(Saved data entries)
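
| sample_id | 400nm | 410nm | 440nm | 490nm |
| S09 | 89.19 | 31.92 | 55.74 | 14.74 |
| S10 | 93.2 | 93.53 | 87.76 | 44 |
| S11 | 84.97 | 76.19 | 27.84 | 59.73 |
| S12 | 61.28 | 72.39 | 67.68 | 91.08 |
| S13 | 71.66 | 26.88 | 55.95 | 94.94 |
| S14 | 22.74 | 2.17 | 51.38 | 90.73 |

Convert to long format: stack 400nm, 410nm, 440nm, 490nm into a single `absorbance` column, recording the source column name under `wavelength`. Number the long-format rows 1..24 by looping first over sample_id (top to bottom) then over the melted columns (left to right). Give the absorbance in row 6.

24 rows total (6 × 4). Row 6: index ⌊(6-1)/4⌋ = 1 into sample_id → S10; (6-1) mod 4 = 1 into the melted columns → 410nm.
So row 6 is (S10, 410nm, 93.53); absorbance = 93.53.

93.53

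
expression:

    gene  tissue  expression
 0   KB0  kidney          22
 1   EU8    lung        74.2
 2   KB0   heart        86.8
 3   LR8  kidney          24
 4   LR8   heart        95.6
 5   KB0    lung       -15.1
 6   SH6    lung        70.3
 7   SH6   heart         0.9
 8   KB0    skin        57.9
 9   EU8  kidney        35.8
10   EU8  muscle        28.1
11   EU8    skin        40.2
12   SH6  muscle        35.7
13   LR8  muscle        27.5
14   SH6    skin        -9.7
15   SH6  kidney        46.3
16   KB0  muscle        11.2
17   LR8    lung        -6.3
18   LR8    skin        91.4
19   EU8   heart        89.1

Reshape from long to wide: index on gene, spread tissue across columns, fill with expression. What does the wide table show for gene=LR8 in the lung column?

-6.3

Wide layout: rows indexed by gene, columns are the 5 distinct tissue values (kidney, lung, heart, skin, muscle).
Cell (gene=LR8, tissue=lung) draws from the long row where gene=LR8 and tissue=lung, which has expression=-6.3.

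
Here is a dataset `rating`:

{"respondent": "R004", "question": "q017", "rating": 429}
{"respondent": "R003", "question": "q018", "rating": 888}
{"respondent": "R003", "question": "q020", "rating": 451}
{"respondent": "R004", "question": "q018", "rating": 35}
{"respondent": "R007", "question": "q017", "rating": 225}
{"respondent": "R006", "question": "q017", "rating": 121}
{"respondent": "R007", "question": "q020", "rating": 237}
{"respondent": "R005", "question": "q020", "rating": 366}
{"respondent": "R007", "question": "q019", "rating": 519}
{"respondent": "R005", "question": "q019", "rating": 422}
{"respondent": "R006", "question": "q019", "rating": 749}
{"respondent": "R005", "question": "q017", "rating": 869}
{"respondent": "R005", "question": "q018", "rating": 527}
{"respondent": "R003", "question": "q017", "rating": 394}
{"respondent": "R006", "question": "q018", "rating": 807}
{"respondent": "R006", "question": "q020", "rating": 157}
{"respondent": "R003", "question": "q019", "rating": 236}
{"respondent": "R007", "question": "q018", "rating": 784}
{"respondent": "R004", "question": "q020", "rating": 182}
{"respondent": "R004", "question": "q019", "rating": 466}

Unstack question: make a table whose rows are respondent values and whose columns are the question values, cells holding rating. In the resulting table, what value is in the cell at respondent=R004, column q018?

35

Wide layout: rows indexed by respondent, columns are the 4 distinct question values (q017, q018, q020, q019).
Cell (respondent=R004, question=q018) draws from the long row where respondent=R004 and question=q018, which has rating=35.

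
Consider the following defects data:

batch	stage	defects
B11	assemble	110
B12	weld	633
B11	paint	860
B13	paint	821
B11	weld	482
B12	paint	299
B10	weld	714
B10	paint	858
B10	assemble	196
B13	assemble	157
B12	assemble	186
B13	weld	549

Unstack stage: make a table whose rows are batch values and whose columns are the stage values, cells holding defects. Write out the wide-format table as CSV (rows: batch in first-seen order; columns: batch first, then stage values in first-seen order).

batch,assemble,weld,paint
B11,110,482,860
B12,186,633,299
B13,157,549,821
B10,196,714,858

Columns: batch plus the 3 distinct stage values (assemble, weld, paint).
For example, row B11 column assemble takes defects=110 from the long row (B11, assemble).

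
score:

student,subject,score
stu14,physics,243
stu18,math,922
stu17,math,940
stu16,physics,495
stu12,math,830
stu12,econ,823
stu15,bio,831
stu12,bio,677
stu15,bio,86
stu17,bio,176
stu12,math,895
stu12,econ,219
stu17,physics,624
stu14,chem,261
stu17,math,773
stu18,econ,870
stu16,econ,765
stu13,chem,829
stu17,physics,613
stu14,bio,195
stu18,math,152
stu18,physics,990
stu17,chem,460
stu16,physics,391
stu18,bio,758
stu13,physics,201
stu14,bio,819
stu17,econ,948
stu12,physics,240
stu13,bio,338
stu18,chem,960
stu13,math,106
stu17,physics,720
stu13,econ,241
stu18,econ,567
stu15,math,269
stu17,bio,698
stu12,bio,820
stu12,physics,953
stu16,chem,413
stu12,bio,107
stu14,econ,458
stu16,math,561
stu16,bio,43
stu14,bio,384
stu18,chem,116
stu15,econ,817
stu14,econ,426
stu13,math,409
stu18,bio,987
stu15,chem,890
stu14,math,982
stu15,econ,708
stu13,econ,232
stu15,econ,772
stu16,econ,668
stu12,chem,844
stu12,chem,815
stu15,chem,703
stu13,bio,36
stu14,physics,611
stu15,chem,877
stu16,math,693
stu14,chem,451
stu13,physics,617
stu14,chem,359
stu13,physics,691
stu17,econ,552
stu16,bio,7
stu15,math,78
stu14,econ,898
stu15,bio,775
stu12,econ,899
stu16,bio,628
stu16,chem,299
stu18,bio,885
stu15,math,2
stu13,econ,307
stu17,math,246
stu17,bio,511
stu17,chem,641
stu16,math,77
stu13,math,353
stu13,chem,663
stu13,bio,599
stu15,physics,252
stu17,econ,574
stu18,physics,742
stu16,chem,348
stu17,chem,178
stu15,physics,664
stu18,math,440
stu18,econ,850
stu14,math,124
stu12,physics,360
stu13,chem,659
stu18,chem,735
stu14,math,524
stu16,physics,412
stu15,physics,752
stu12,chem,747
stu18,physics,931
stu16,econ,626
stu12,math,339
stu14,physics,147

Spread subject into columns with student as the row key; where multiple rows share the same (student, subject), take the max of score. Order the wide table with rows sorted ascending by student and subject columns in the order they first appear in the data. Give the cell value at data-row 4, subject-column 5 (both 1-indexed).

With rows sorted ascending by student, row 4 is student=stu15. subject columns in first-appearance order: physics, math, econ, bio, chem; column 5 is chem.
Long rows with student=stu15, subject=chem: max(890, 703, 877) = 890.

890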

**EXERCISE DESCRIPTION:**
Each of the records shown above needs to be repeated exactly.

**OUTPUT:**
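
| sample_id | 400nm | 410nm | 440nm | 490nm |
| S09 | 89.19 | 31.92 | 55.74 | 14.74 |
| S10 | 93.2 | 93.53 | 87.76 | 44 |
| S11 | 84.97 | 76.19 | 27.84 | 59.73 |
| S12 | 61.28 | 72.39 | 67.68 | 91.08 |
| S13 | 71.66 | 26.88 | 55.95 | 94.94 |
| S14 | 22.74 | 2.17 | 51.38 | 90.73 |

Convert to long format: stack 400nm, 410nm, 440nm, 490nm into a single `absorbance` column, recording the source column name under `wavelength`. Number the long-format rows 1..24 by looping first over sample_id (top to bottom) then over the melted columns (left to right). Give the absorbance in row 6.

24 rows total (6 × 4). Row 6: index ⌊(6-1)/4⌋ = 1 into sample_id → S10; (6-1) mod 4 = 1 into the melted columns → 410nm.
So row 6 is (S10, 410nm, 93.53); absorbance = 93.53.

93.53

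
expression:

    gene  tissue  expression
 0   KB0  kidney          22
 1   EU8    lung        74.2
 2   KB0   heart        86.8
 3   LR8  kidney          24
 4   LR8   heart        95.6
 5   KB0    lung       -15.1
 6   SH6    lung        70.3
 7   SH6   heart         0.9
 8   KB0    skin        57.9
 9   EU8  kidney        35.8
10   EU8  muscle        28.1
11   EU8    skin        40.2
12   SH6  muscle        35.7
13   LR8  muscle        27.5
14   SH6    skin        -9.7
15   SH6  kidney        46.3
16   KB0  muscle        11.2
17   LR8    lung        -6.3
18   LR8    skin        91.4
19   EU8   heart        89.1

Reshape from long to wide: index on gene, spread tissue across columns, fill with expression. What does the wide table show for gene=LR8 in the lung column?

-6.3

Wide layout: rows indexed by gene, columns are the 5 distinct tissue values (kidney, lung, heart, skin, muscle).
Cell (gene=LR8, tissue=lung) draws from the long row where gene=LR8 and tissue=lung, which has expression=-6.3.

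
Here is a dataset `rating`:

{"respondent": "R004", "question": "q017", "rating": 429}
{"respondent": "R003", "question": "q018", "rating": 888}
{"respondent": "R003", "question": "q020", "rating": 451}
{"respondent": "R004", "question": "q018", "rating": 35}
{"respondent": "R007", "question": "q017", "rating": 225}
{"respondent": "R006", "question": "q017", "rating": 121}
{"respondent": "R007", "question": "q020", "rating": 237}
{"respondent": "R005", "question": "q020", "rating": 366}
{"respondent": "R007", "question": "q019", "rating": 519}
{"respondent": "R005", "question": "q019", "rating": 422}
{"respondent": "R006", "question": "q019", "rating": 749}
{"respondent": "R005", "question": "q017", "rating": 869}
{"respondent": "R005", "question": "q018", "rating": 527}
{"respondent": "R003", "question": "q017", "rating": 394}
{"respondent": "R006", "question": "q018", "rating": 807}
{"respondent": "R006", "question": "q020", "rating": 157}
{"respondent": "R003", "question": "q019", "rating": 236}
{"respondent": "R007", "question": "q018", "rating": 784}
{"respondent": "R004", "question": "q020", "rating": 182}
{"respondent": "R004", "question": "q019", "rating": 466}

Unstack question: make a table whose rows are respondent values and whose columns are the question values, cells holding rating. In the resulting table, what value is in the cell at respondent=R004, column q018?

35

Wide layout: rows indexed by respondent, columns are the 4 distinct question values (q017, q018, q020, q019).
Cell (respondent=R004, question=q018) draws from the long row where respondent=R004 and question=q018, which has rating=35.

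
Consider the following defects data:

batch	stage	defects
B11	assemble	110
B12	weld	633
B11	paint	860
B13	paint	821
B11	weld	482
B12	paint	299
B10	weld	714
B10	paint	858
B10	assemble	196
B13	assemble	157
B12	assemble	186
B13	weld	549

Unstack stage: make a table whose rows are batch values and whose columns are the stage values, cells holding defects. Write out the wide-format table as CSV (rows: batch in first-seen order; columns: batch first, then stage values in first-seen order).

batch,assemble,weld,paint
B11,110,482,860
B12,186,633,299
B13,157,549,821
B10,196,714,858

Columns: batch plus the 3 distinct stage values (assemble, weld, paint).
For example, row B11 column assemble takes defects=110 from the long row (B11, assemble).

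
score:

student,subject,score
stu14,physics,243
stu18,math,922
stu17,math,940
stu16,physics,495
stu12,math,830
stu12,econ,823
stu15,bio,831
stu12,bio,677
stu15,bio,86
stu17,bio,176
stu12,math,895
stu12,econ,219
stu17,physics,624
stu14,chem,261
stu17,math,773
stu18,econ,870
stu16,econ,765
stu13,chem,829
stu17,physics,613
stu14,bio,195
stu18,math,152
stu18,physics,990
stu17,chem,460
stu16,physics,391
stu18,bio,758
stu13,physics,201
stu14,bio,819
stu17,econ,948
stu12,physics,240
stu13,bio,338
stu18,chem,960
stu13,math,106
stu17,physics,720
stu13,econ,241
stu18,econ,567
stu15,math,269
stu17,bio,698
stu12,bio,820
stu12,physics,953
stu16,chem,413
stu12,bio,107
stu14,econ,458
stu16,math,561
stu16,bio,43
stu14,bio,384
stu18,chem,116
stu15,econ,817
stu14,econ,426
stu13,math,409
stu18,bio,987
stu15,chem,890
stu14,math,982
stu15,econ,708
stu13,econ,232
stu15,econ,772
stu16,econ,668
stu12,chem,844
stu12,chem,815
stu15,chem,703
stu13,bio,36
stu14,physics,611
stu15,chem,877
stu16,math,693
stu14,chem,451
stu13,physics,617
stu14,chem,359
stu13,physics,691
stu17,econ,552
stu16,bio,7
stu15,math,78
stu14,econ,898
stu15,bio,775
stu12,econ,899
stu16,bio,628
stu16,chem,299
stu18,bio,885
stu15,math,2
stu13,econ,307
stu17,math,246
stu17,bio,511
stu17,chem,641
stu16,math,77
stu13,math,353
stu13,chem,663
stu13,bio,599
stu15,physics,252
stu17,econ,574
stu18,physics,742
stu16,chem,348
stu17,chem,178
stu15,physics,664
stu18,math,440
stu18,econ,850
stu14,math,124
stu12,physics,360
stu13,chem,659
stu18,chem,735
stu14,math,524
stu16,physics,412
stu15,physics,752
stu12,chem,747
stu18,physics,931
stu16,econ,626
stu12,math,339
stu14,physics,147

Spread subject into columns with student as the row key; where multiple rows share the same (student, subject), take the max of score. Order the wide table with rows sorted ascending by student and subject columns in the order they first appear in the data. Give the cell value at data-row 4, subject-column 5 (both 1-indexed).

With rows sorted ascending by student, row 4 is student=stu15. subject columns in first-appearance order: physics, math, econ, bio, chem; column 5 is chem.
Long rows with student=stu15, subject=chem: max(890, 703, 877) = 890.

890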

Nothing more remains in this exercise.